[Extracted records Boundary: Start]
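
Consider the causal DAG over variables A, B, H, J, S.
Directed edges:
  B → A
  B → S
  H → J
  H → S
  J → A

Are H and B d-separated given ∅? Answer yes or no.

Yes — H ⊥ B | ∅.

Bayes-Ball from H | ∅ reaches {A,J,S}.
B ∉ reach(H|∅) ⇒ H ⊥ B | ∅.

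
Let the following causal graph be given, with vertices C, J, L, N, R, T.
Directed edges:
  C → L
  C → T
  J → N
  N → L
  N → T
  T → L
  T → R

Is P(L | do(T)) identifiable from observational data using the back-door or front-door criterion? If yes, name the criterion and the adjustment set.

desc(T)\{T}={L,R}; candidates ⊆ {C,J,N}.
size 0: {}; under {} T still reaches {C,J,L,N} ∋ L.
size 1: {C}, {J}, {N}; under {C} T still reaches {J,L,N} ∋ L.
{C,N}: T⊥L given {C,N} in G with T→· removed — back-door holds.
P(L|do(T)) = Σ_{C,N} P(L|T,C,N)·P(C,N).

P(L|do(T)): backdoor, adjust for {C, N}.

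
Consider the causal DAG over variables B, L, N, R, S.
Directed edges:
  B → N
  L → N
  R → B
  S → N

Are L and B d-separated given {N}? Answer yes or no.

No — L and B are d-connected given {N}.

Bayes-Ball from L | {N} reaches {B,R,S}.
B ∈ reach(L|{N}) ⇒ L ⊥̸ B | {N}.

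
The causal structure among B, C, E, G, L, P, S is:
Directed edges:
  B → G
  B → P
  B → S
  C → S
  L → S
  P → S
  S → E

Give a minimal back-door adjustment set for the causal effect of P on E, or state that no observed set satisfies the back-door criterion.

P→E: minimal back-door set {B}.

desc(P)\{P}={E,S}; candidates ⊆ {B,C,G,L}.
size 0: {}; under {} P still reaches {B,E,G,S} ∋ E.
{B}: P⊥E given {B} in G with P→· removed — back-door holds.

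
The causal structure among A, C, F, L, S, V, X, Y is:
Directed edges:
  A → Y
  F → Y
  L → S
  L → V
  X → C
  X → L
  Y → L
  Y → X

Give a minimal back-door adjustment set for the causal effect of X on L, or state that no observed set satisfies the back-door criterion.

desc(X)\{X}={C,L,S,V}; candidates ⊆ {A,F,Y}.
size 0: {}; under {} X still reaches {A,F,L,S,V,Y} ∋ L.
{Y}: X⊥L given {Y} in G with X→· removed — back-door holds.

X→L: minimal back-door set {Y}.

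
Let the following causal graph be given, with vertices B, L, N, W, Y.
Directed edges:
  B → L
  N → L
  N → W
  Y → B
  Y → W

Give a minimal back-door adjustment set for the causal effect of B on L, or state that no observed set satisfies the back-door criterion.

B→L: minimal back-door set ∅.

desc(B)\{B}={L}; candidates ⊆ {N,W,Y}.
∅: B⊥L given ∅ in G with B→· removed — back-door holds.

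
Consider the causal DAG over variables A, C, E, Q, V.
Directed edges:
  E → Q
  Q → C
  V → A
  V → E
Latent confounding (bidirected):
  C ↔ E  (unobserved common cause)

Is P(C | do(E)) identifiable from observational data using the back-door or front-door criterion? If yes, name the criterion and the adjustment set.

desc(E)\{E}={C,Q}; candidates ⊆ {A,V}.
E↔C: latent back-door arc(s) into E.
size 0: {}; under {} E still reaches {A,C,V} ∋ C.
size 1: {A}, {V}; under {A} E still reaches {C,V} ∋ C.
size 2: {A,V}; under {A,V} E still reaches {C} ∋ C.
E↔C cannot be blocked by any observed set — no back-door set.
{Q}: (i) intercepts every directed E→C path; (ii) no back-door E→{Q}; (iii) {E} blocks every back-door {Q}→C. Front-door holds.
P(C|do(E)) = Σ_{Q} P(Q|E) Σ_{E'} P(C|Q,E')P(E').

P(C|do(E)): frontdoor, adjust for {Q}.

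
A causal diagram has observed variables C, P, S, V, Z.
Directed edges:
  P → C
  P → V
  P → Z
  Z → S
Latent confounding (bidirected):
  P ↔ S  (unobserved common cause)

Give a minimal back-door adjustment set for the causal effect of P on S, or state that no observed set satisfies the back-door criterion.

desc(P)\{P}={C,S,V,Z}; candidates ⊆ {—}.
P↔S: latent back-door arc(s) into P.
size 0: {}; under {} P still reaches {S} ∋ S.
P↔S cannot be blocked by any observed set — no back-door set.

P→S: no observed back-door set.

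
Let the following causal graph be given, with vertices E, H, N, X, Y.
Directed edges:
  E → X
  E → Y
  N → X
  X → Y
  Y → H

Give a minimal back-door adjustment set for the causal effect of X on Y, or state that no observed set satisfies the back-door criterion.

desc(X)\{X}={H,Y}; candidates ⊆ {E,N}.
size 0: {}; under {} X still reaches {E,H,N,Y} ∋ Y.
{E}: X⊥Y given {E} in G with X→· removed — back-door holds.

X→Y: minimal back-door set {E}.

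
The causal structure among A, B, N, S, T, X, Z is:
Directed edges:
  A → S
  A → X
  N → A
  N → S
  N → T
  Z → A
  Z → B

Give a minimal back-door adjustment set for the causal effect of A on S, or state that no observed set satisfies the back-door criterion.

desc(A)\{A}={S,X}; candidates ⊆ {B,N,T,Z}.
size 0: {}; under {} A still reaches {B,N,S,T,Z} ∋ S.
{N}: A⊥S given {N} in G with A→· removed — back-door holds.

A→S: minimal back-door set {N}.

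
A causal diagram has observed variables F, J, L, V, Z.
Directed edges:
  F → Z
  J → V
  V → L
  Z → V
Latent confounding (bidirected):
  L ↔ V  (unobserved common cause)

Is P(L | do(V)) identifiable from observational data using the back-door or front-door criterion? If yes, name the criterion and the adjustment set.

P(L|do(V)): not identifiable (no BD/FD set).

desc(V)\{V}={L}; candidates ⊆ {F,J,Z}.
V↔L: latent back-door arc(s) into V.
size 0: {}; under {} V still reaches {F,J,L,Z} ∋ L.
size 1: {F}, {J}, {Z}; under {F} V still reaches {J,L,Z} ∋ L.
size 2: {F,J}, {F,Z}, {J,Z}; under {F,J} V still reaches {L,Z} ∋ L.
V↔L cannot be blocked by any observed set — no back-door set.
No mediator lies on a directed V→…→L path.
Neither criterion identifies P(L|do(V)) in this graph.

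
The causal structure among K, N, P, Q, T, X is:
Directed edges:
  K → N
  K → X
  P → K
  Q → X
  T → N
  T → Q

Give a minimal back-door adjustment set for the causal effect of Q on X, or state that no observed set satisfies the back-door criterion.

desc(Q)\{Q}={X}; candidates ⊆ {K,N,P,T}.
∅: Q⊥X given ∅ in G with Q→· removed — back-door holds.

Q→X: minimal back-door set ∅.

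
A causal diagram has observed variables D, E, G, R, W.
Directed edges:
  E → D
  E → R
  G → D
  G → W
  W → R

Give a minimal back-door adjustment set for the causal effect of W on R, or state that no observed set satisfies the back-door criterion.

desc(W)\{W}={R}; candidates ⊆ {D,E,G}.
∅: W⊥R given ∅ in G with W→· removed — back-door holds.

W→R: minimal back-door set ∅.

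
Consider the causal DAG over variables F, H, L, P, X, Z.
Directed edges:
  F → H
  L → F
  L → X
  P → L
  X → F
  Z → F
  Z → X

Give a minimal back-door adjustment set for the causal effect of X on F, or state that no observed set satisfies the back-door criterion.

X→F: minimal back-door set {L, Z}.

desc(X)\{X}={F,H}; candidates ⊆ {L,P,Z}.
size 0: {}; under {} X still reaches {F,H,L,P,Z} ∋ F.
size 1: {L}, {P}, {Z}; under {L} X still reaches {F,H,Z} ∋ F.
{L,Z}: X⊥F given {L,Z} in G with X→· removed — back-door holds.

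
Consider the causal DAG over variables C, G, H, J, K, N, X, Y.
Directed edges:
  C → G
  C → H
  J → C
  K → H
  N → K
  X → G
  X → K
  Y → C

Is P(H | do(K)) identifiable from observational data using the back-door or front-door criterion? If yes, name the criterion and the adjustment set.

desc(K)\{K}={H}; candidates ⊆ {C,G,J,N,X,Y}.
∅: K⊥H given ∅ in G with K→· removed — back-door holds.
P(H|do(K)) = P(H|K) — no adjustment needed.

P(H|do(K)): backdoor, adjust for ∅.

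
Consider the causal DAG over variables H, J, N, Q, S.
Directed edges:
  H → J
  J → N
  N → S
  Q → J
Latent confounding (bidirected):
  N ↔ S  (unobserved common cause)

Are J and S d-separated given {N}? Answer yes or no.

No — J and S are d-connected given {N}.

Bayes-Ball from J | {N} reaches {H,Q,S}.
S ∈ reach(J|{N}) ⇒ J ⊥̸ S | {N}.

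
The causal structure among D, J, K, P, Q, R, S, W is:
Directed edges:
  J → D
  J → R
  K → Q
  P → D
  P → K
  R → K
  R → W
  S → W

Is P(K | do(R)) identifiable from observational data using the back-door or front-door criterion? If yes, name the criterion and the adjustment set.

P(K|do(R)): backdoor, adjust for ∅.

desc(R)\{R}={K,Q,W}; candidates ⊆ {D,J,P,S}.
∅: R⊥K given ∅ in G with R→· removed — back-door holds.
P(K|do(R)) = P(K|R) — no adjustment needed.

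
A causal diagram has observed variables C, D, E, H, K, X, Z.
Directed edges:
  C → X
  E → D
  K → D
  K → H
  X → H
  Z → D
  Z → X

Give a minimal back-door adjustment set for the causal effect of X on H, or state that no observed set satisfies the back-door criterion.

X→H: minimal back-door set ∅.

desc(X)\{X}={H}; candidates ⊆ {C,D,E,K,Z}.
∅: X⊥H given ∅ in G with X→· removed — back-door holds.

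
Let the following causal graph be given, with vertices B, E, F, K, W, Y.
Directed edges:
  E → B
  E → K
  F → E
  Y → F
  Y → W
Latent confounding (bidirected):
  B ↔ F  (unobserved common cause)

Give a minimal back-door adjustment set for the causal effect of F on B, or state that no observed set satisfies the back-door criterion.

F→B: no observed back-door set.

desc(F)\{F}={B,E,K}; candidates ⊆ {W,Y}.
F↔B: latent back-door arc(s) into F.
size 0: {}; under {} F still reaches {B,W,Y} ∋ B.
size 1: {W}, {Y}; under {W} F still reaches {B,Y} ∋ B.
size 2: {W,Y}; under {W,Y} F still reaches {B} ∋ B.
F↔B cannot be blocked by any observed set — no back-door set.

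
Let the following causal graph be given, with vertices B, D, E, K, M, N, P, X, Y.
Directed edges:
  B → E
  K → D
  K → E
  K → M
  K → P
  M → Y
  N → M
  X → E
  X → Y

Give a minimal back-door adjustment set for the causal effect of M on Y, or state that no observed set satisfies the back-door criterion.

M→Y: minimal back-door set ∅.

desc(M)\{M}={Y}; candidates ⊆ {B,D,E,K,N,P,X}.
∅: M⊥Y given ∅ in G with M→· removed — back-door holds.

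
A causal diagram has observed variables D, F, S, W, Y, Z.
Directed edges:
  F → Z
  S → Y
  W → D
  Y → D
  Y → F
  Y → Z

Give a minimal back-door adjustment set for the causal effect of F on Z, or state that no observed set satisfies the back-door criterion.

desc(F)\{F}={Z}; candidates ⊆ {D,S,W,Y}.
size 0: {}; under {} F still reaches {D,S,Y,Z} ∋ Z.
{Y}: F⊥Z given {Y} in G with F→· removed — back-door holds.

F→Z: minimal back-door set {Y}.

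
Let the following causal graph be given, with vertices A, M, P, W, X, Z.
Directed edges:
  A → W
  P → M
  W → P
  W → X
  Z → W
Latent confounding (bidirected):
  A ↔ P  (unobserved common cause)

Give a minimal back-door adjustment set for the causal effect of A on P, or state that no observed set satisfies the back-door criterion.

A→P: no observed back-door set.

desc(A)\{A}={M,P,W,X}; candidates ⊆ {Z}.
A↔P: latent back-door arc(s) into A.
size 0: {}; under {} A still reaches {M,P} ∋ P.
size 1: {Z}; under {Z} A still reaches {M,P} ∋ P.
A↔P cannot be blocked by any observed set — no back-door set.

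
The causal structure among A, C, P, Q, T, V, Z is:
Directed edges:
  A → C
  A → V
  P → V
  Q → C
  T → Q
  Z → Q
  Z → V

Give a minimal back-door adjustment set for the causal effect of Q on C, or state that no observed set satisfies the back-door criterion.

desc(Q)\{Q}={C}; candidates ⊆ {A,P,T,V,Z}.
∅: Q⊥C given ∅ in G with Q→· removed — back-door holds.

Q→C: minimal back-door set ∅.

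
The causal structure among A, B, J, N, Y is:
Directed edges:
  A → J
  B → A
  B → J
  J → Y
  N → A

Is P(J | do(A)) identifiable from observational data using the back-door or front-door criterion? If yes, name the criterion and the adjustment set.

desc(A)\{A}={J,Y}; candidates ⊆ {B,N}.
size 0: {}; under {} A still reaches {B,J,N,Y} ∋ J.
{B}: A⊥J given {B} in G with A→· removed — back-door holds.
P(J|do(A)) = Σ_{B} P(J|A,B)·P(B).

P(J|do(A)): backdoor, adjust for {B}.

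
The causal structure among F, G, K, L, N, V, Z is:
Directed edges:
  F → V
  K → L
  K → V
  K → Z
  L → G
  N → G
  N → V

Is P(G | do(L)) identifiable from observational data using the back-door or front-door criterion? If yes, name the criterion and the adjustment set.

desc(L)\{L}={G}; candidates ⊆ {F,K,N,V,Z}.
∅: L⊥G given ∅ in G with L→· removed — back-door holds.
P(G|do(L)) = P(G|L) — no adjustment needed.

P(G|do(L)): backdoor, adjust for ∅.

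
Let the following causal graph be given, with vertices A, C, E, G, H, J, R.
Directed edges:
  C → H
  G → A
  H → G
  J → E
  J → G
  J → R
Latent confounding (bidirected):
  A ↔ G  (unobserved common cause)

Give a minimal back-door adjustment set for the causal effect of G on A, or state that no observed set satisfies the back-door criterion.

desc(G)\{G}={A}; candidates ⊆ {C,E,H,J,R}.
G↔A: latent back-door arc(s) into G.
size 0: {}; under {} G still reaches {A,C,E,H,J,R} ∋ A.
size 1: {C}, {E}, {H} …(+2); under {C} G still reaches {A,E,H,J,R} ∋ A.
size 2: {C,E}, {C,H}, {C,J} …(+7); under {C,E} G still reaches {A,H,J,R} ∋ A.
G↔A cannot be blocked by any observed set — no back-door set.

G→A: no observed back-door set.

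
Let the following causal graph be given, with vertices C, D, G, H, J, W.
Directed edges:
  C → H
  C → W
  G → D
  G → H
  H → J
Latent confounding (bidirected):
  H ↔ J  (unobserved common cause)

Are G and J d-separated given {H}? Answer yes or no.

No — G and J are d-connected given {H}.

Bayes-Ball from G | {H} reaches {C,D,J,W}.
J ∈ reach(G|{H}) ⇒ G ⊥̸ J | {H}.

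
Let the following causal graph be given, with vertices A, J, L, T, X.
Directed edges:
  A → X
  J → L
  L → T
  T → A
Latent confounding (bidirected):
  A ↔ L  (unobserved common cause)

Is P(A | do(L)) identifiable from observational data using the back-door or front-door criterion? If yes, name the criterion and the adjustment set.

P(A|do(L)): frontdoor, adjust for {T}.

desc(L)\{L}={A,T,X}; candidates ⊆ {J}.
L↔A: latent back-door arc(s) into L.
size 0: {}; under {} L still reaches {A,J,X} ∋ A.
size 1: {J}; under {J} L still reaches {A,X} ∋ A.
L↔A cannot be blocked by any observed set — no back-door set.
{T}: (i) intercepts every directed L→A path; (ii) no back-door L→{T}; (iii) {L} blocks every back-door {T}→A. Front-door holds.
P(A|do(L)) = Σ_{T} P(T|L) Σ_{L'} P(A|T,L')P(L').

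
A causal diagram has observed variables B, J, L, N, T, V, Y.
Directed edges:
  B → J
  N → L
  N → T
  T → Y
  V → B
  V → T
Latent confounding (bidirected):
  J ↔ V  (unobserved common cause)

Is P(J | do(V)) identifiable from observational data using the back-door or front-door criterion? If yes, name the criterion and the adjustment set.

P(J|do(V)): frontdoor, adjust for {B}.

desc(V)\{V}={B,J,T,Y}; candidates ⊆ {L,N}.
V↔J: latent back-door arc(s) into V.
size 0: {}; under {} V still reaches {J} ∋ J.
size 1: {L}, {N}; under {L} V still reaches {J} ∋ J.
size 2: {L,N}; under {L,N} V still reaches {J} ∋ J.
V↔J cannot be blocked by any observed set — no back-door set.
{B}: (i) intercepts every directed V→J path; (ii) no back-door V→{B}; (iii) {V} blocks every back-door {B}→J. Front-door holds.
P(J|do(V)) = Σ_{B} P(B|V) Σ_{V'} P(J|B,V')P(V').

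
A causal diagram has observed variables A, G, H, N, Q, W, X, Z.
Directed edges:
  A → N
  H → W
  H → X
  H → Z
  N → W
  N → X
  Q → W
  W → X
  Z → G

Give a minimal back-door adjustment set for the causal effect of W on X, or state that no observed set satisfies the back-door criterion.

W→X: minimal back-door set {H, N}.

desc(W)\{W}={X}; candidates ⊆ {A,G,H,N,Q,Z}.
size 0: {}; under {} W still reaches {A,G,H,N,Q,X,Z} ∋ X.
size 1: {A}, {G}, {H} …(+3); under {A} W still reaches {G,H,N,Q,X,Z} ∋ X.
{H,N}: W⊥X given {H,N} in G with W→· removed — back-door holds.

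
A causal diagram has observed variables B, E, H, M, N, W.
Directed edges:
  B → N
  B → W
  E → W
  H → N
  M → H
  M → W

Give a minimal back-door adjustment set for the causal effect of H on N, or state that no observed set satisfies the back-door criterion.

H→N: minimal back-door set ∅.

desc(H)\{H}={N}; candidates ⊆ {B,E,M,W}.
∅: H⊥N given ∅ in G with H→· removed — back-door holds.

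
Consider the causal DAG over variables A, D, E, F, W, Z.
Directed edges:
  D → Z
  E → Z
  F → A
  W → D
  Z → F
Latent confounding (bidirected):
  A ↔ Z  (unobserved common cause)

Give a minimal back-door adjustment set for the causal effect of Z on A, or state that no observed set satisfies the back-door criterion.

Z→A: no observed back-door set.

desc(Z)\{Z}={A,F}; candidates ⊆ {D,E,W}.
Z↔A: latent back-door arc(s) into Z.
size 0: {}; under {} Z still reaches {A,D,E,W} ∋ A.
size 1: {D}, {E}, {W}; under {D} Z still reaches {A,E} ∋ A.
size 2: {D,E}, {D,W}, {E,W}; under {D,E} Z still reaches {A} ∋ A.
Z↔A cannot be blocked by any observed set — no back-door set.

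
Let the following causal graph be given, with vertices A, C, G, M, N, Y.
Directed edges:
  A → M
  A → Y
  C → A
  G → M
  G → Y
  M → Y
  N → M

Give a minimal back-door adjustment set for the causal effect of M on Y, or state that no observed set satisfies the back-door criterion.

M→Y: minimal back-door set {A, G}.

desc(M)\{M}={Y}; candidates ⊆ {A,C,G,N}.
size 0: {}; under {} M still reaches {A,C,G,N,Y} ∋ Y.
size 1: {A}, {C}, {G} …(+1); under {A} M still reaches {G,N,Y} ∋ Y.
{A,G}: M⊥Y given {A,G} in G with M→· removed — back-door holds.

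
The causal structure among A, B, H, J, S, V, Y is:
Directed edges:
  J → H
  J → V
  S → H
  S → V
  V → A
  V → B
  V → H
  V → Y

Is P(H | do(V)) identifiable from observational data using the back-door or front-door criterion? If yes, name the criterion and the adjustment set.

desc(V)\{V}={A,B,H,Y}; candidates ⊆ {J,S}.
size 0: {}; under {} V still reaches {H,J,S} ∋ H.
size 1: {J}, {S}; under {J} V still reaches {H,S} ∋ H.
{J,S}: V⊥H given {J,S} in G with V→· removed — back-door holds.
P(H|do(V)) = Σ_{J,S} P(H|V,J,S)·P(J,S).

P(H|do(V)): backdoor, adjust for {J, S}.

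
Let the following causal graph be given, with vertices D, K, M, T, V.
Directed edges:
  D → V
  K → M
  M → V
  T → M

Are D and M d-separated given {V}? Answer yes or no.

Bayes-Ball from D | {V} reaches {K,M,T}.
M ∈ reach(D|{V}) ⇒ D ⊥̸ M | {V}.

No — D and M are d-connected given {V}.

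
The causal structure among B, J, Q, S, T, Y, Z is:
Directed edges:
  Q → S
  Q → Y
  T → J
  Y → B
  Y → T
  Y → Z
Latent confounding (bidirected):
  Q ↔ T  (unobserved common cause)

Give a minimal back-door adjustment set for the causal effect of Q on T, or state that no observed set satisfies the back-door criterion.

desc(Q)\{Q}={B,J,S,T,Y,Z}; candidates ⊆ {—}.
Q↔T: latent back-door arc(s) into Q.
size 0: {}; under {} Q still reaches {J,T} ∋ T.
Q↔T cannot be blocked by any observed set — no back-door set.

Q→T: no observed back-door set.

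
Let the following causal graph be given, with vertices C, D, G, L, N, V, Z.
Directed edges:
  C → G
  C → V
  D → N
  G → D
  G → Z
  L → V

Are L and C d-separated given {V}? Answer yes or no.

Bayes-Ball from L | {V} reaches {C,D,G,N,Z}.
C ∈ reach(L|{V}) ⇒ L ⊥̸ C | {V}.

No — L and C are d-connected given {V}.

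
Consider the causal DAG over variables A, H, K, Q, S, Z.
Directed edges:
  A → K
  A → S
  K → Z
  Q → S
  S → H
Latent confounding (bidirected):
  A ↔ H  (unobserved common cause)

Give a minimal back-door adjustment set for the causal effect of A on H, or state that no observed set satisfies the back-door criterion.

desc(A)\{A}={H,K,S,Z}; candidates ⊆ {Q}.
A↔H: latent back-door arc(s) into A.
size 0: {}; under {} A still reaches {H} ∋ H.
size 1: {Q}; under {Q} A still reaches {H} ∋ H.
A↔H cannot be blocked by any observed set — no back-door set.

A→H: no observed back-door set.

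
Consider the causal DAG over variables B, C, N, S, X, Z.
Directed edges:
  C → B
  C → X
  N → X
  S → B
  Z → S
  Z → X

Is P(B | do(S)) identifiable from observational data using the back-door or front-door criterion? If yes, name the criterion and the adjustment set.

P(B|do(S)): backdoor, adjust for ∅.

desc(S)\{S}={B}; candidates ⊆ {C,N,X,Z}.
∅: S⊥B given ∅ in G with S→· removed — back-door holds.
P(B|do(S)) = P(B|S) — no adjustment needed.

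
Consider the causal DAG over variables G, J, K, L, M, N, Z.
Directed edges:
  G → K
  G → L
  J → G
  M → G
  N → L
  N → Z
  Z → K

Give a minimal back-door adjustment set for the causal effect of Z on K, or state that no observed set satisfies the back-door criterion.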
[Extracted records Boundary: End]
Exercise - State the number of lines in the entries above that contain the word "diagram", and nothing more.

Solution to the exercise - 8